About this task = Each record beneath this line is to be copied exactly.

Records to process START

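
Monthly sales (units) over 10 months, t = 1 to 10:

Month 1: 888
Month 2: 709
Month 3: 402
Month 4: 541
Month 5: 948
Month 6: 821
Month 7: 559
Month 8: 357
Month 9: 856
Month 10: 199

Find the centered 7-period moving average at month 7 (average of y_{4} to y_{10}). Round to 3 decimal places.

611.571

Sum of periods 4–10: 541 + 948 + 821 + 559 + 357 + 856 + 199 = 4281
Divide by 7: 4281 / 7 = 611.571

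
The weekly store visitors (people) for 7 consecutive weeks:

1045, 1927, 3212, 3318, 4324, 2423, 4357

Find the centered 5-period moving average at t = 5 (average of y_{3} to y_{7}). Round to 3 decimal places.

Sum of periods 3–7: 3212 + 3318 + 4324 + 2423 + 4357 = 17634
Divide by 5: 17634 / 5 = 3526.800

3526.800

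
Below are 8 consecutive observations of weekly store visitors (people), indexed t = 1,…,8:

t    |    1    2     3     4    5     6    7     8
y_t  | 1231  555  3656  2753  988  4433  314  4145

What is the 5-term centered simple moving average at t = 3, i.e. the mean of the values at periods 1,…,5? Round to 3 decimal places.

Sum of periods 1–5: 1231 + 555 + 3656 + 2753 + 988 = 9183
Divide by 5: 9183 / 5 = 1836.600

1836.600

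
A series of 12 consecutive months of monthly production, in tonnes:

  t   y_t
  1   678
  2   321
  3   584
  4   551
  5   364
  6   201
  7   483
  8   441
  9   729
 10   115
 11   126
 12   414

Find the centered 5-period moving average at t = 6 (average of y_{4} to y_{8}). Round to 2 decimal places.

408.00

Sum of periods 4–8: 551 + 364 + 201 + 483 + 441 = 2040
Divide by 5: 2040 / 5 = 408.00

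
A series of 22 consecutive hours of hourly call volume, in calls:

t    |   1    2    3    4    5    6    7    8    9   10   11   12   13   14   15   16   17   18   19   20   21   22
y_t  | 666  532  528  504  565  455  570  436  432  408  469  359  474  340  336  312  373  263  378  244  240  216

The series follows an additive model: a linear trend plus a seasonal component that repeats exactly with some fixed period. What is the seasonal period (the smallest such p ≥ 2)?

6

First differences y_{t+1} − y_t: -134, -4, -24, 61, -110, 115, -134, -4, -24, 61, -110, 115, -134, -4, …
The difference pattern repeats every 6 terms and not for any smaller step, so p = 6.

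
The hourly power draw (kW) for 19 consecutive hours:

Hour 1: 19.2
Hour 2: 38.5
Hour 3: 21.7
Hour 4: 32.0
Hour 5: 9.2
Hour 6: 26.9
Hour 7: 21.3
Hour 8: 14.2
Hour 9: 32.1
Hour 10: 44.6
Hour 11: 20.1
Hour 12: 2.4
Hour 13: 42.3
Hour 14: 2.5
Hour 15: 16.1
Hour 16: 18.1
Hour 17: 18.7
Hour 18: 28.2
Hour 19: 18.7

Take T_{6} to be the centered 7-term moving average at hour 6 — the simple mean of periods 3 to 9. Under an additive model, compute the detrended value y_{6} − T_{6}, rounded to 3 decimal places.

4.414

Trend T_6 = (21.7 + 32.0 + 9.2 + 26.9 + 21.3 + 14.2 + 32.1) / 7 = 157.4/7 = 22.48571
Detrended value: 26.9 − 22.48571 = 4.414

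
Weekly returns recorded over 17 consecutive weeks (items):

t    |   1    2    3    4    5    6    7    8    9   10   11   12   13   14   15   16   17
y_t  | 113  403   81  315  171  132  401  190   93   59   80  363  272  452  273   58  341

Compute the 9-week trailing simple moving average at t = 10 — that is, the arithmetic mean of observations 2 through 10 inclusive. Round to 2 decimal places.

Sum of periods 2–10: 403 + 81 + 315 + 171 + 132 + 401 + 190 + 93 + 59 = 1845
Divide by 9: 1845 / 9 = 205.00

205.00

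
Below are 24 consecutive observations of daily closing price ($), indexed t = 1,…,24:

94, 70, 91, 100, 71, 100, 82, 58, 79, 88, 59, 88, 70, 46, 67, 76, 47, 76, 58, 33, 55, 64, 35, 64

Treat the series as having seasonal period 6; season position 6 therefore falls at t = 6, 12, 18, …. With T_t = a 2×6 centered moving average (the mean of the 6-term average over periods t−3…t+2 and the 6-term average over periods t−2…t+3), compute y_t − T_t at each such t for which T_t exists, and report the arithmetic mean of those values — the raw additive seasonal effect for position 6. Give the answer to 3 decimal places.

Season position 6 occurs at t = 6, 12, 18 (where T_t is defined).
t=6: T_6 = 82.66667; y_6 − T_6 = 100 − 82.66667 = 17.33333
t=12: T_12 = 70.66667; y_12 − T_12 = 88 − 70.66667 = 17.33333
t=18: T_18 = 58.50000; y_18 − T_18 = 76 − 58.50000 = 17.50000
Mean deviation: (17.33333 + 17.33333 + 17.50000) / 3 = 17.389

17.389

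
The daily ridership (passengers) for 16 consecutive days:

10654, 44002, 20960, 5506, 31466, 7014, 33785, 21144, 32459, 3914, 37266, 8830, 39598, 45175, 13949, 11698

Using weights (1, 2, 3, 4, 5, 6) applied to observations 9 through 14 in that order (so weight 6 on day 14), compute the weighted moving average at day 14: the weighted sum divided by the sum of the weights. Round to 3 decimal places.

Weighted sum: 1·32459 + 2·3914 + 3·37266 + 4·8830 + 5·39598 + 6·45175 = 32459 + 7828 + 111798 + 35320 + 197990 + 271050 = 656445
Weight total: 1 + 2 + 3 + 4 + 5 + 6 = 21
WMA = 656445 / 21 = 31259.286

31259.286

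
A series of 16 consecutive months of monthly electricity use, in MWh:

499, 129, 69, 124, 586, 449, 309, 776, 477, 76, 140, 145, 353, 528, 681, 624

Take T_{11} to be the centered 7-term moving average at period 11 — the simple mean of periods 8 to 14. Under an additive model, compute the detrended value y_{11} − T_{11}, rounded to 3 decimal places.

Trend T_11 = (776 + 477 + 76 + 140 + 145 + 353 + 528) / 7 = 2495/7 = 356.42857
Detrended value: 140 − 356.42857 = -216.429

-216.429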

Records to process END

Solution to this exercise =
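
Monthly sales (units) over 10 months, t = 1 to 10:

Month 1: 888
Month 2: 709
Month 3: 402
Month 4: 541
Month 5: 948
Month 6: 821
Month 7: 559
Month 8: 357
Month 9: 856
Month 10: 199

Find the centered 7-period moving average at month 7 (average of y_{4} to y_{10}). Round to 3 decimal places.

611.571

Sum of periods 4–10: 541 + 948 + 821 + 559 + 357 + 856 + 199 = 4281
Divide by 7: 4281 / 7 = 611.571

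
The weekly store visitors (people) for 7 consecutive weeks:

1045, 1927, 3212, 3318, 4324, 2423, 4357

Find the centered 5-period moving average at t = 5 (average of y_{3} to y_{7}). Round to 3 decimal places.

Sum of periods 3–7: 3212 + 3318 + 4324 + 2423 + 4357 = 17634
Divide by 5: 17634 / 5 = 3526.800

3526.800

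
Below are 8 consecutive observations of weekly store visitors (people), indexed t = 1,…,8:

t    |    1    2     3     4    5     6    7     8
y_t  | 1231  555  3656  2753  988  4433  314  4145

What is the 5-term centered simple moving average at t = 3, i.e. the mean of the values at periods 1,…,5? Round to 3 decimal places.

Sum of periods 1–5: 1231 + 555 + 3656 + 2753 + 988 = 9183
Divide by 5: 9183 / 5 = 1836.600

1836.600

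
A series of 12 consecutive months of monthly production, in tonnes:

  t   y_t
  1   678
  2   321
  3   584
  4   551
  5   364
  6   201
  7   483
  8   441
  9   729
 10   115
 11   126
 12   414

Find the centered 5-period moving average at t = 6 (average of y_{4} to y_{8}). Round to 2 decimal places.

408.00

Sum of periods 4–8: 551 + 364 + 201 + 483 + 441 = 2040
Divide by 5: 2040 / 5 = 408.00

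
A series of 22 consecutive hours of hourly call volume, in calls:

t    |   1    2    3    4    5    6    7    8    9   10   11   12   13   14   15   16   17   18   19   20   21   22
y_t  | 666  532  528  504  565  455  570  436  432  408  469  359  474  340  336  312  373  263  378  244  240  216

The series follows an additive model: a linear trend plus a seasonal component that repeats exactly with some fixed period. What is the seasonal period (the smallest such p ≥ 2)?

6

First differences y_{t+1} − y_t: -134, -4, -24, 61, -110, 115, -134, -4, -24, 61, -110, 115, -134, -4, …
The difference pattern repeats every 6 terms and not for any smaller step, so p = 6.

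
The hourly power draw (kW) for 19 consecutive hours:

Hour 1: 19.2
Hour 2: 38.5
Hour 3: 21.7
Hour 4: 32.0
Hour 5: 9.2
Hour 6: 26.9
Hour 7: 21.3
Hour 8: 14.2
Hour 9: 32.1
Hour 10: 44.6
Hour 11: 20.1
Hour 12: 2.4
Hour 13: 42.3
Hour 14: 2.5
Hour 15: 16.1
Hour 16: 18.1
Hour 17: 18.7
Hour 18: 28.2
Hour 19: 18.7

Take T_{6} to be the centered 7-term moving average at hour 6 — the simple mean of periods 3 to 9. Under an additive model, compute the detrended value y_{6} − T_{6}, rounded to 3 decimal places.

4.414

Trend T_6 = (21.7 + 32.0 + 9.2 + 26.9 + 21.3 + 14.2 + 32.1) / 7 = 157.4/7 = 22.48571
Detrended value: 26.9 − 22.48571 = 4.414

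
Weekly returns recorded over 17 consecutive weeks (items):

t    |   1    2    3    4    5    6    7    8    9   10   11   12   13   14   15   16   17
y_t  | 113  403   81  315  171  132  401  190   93   59   80  363  272  452  273   58  341

Compute the 9-week trailing simple moving average at t = 10 — that is, the arithmetic mean of observations 2 through 10 inclusive. Round to 2 decimal places.

Sum of periods 2–10: 403 + 81 + 315 + 171 + 132 + 401 + 190 + 93 + 59 = 1845
Divide by 9: 1845 / 9 = 205.00

205.00

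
Below are 24 consecutive observations of daily closing price ($), indexed t = 1,…,24:

94, 70, 91, 100, 71, 100, 82, 58, 79, 88, 59, 88, 70, 46, 67, 76, 47, 76, 58, 33, 55, 64, 35, 64

Treat the series as having seasonal period 6; season position 6 therefore falls at t = 6, 12, 18, …. With T_t = a 2×6 centered moving average (the mean of the 6-term average over periods t−3…t+2 and the 6-term average over periods t−2…t+3), compute y_t − T_t at each such t for which T_t exists, and report the arithmetic mean of those values — the raw additive seasonal effect for position 6. Give the answer to 3 decimal places.

Season position 6 occurs at t = 6, 12, 18 (where T_t is defined).
t=6: T_6 = 82.66667; y_6 − T_6 = 100 − 82.66667 = 17.33333
t=12: T_12 = 70.66667; y_12 − T_12 = 88 − 70.66667 = 17.33333
t=18: T_18 = 58.50000; y_18 − T_18 = 76 − 58.50000 = 17.50000
Mean deviation: (17.33333 + 17.33333 + 17.50000) / 3 = 17.389

17.389

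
The daily ridership (passengers) for 16 consecutive days:

10654, 44002, 20960, 5506, 31466, 7014, 33785, 21144, 32459, 3914, 37266, 8830, 39598, 45175, 13949, 11698

Using weights (1, 2, 3, 4, 5, 6) applied to observations 9 through 14 in that order (so weight 6 on day 14), compute the weighted moving average at day 14: the weighted sum divided by the sum of the weights. Round to 3 decimal places.

Weighted sum: 1·32459 + 2·3914 + 3·37266 + 4·8830 + 5·39598 + 6·45175 = 32459 + 7828 + 111798 + 35320 + 197990 + 271050 = 656445
Weight total: 1 + 2 + 3 + 4 + 5 + 6 = 21
WMA = 656445 / 21 = 31259.286

31259.286

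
A series of 16 consecutive months of monthly electricity use, in MWh:

499, 129, 69, 124, 586, 449, 309, 776, 477, 76, 140, 145, 353, 528, 681, 624

Take T_{11} to be the centered 7-term moving average at period 11 — the simple mean of periods 8 to 14. Under an additive model, compute the detrended value y_{11} − T_{11}, rounded to 3 decimal places.

Trend T_11 = (776 + 477 + 76 + 140 + 145 + 353 + 528) / 7 = 2495/7 = 356.42857
Detrended value: 140 − 356.42857 = -216.429

-216.429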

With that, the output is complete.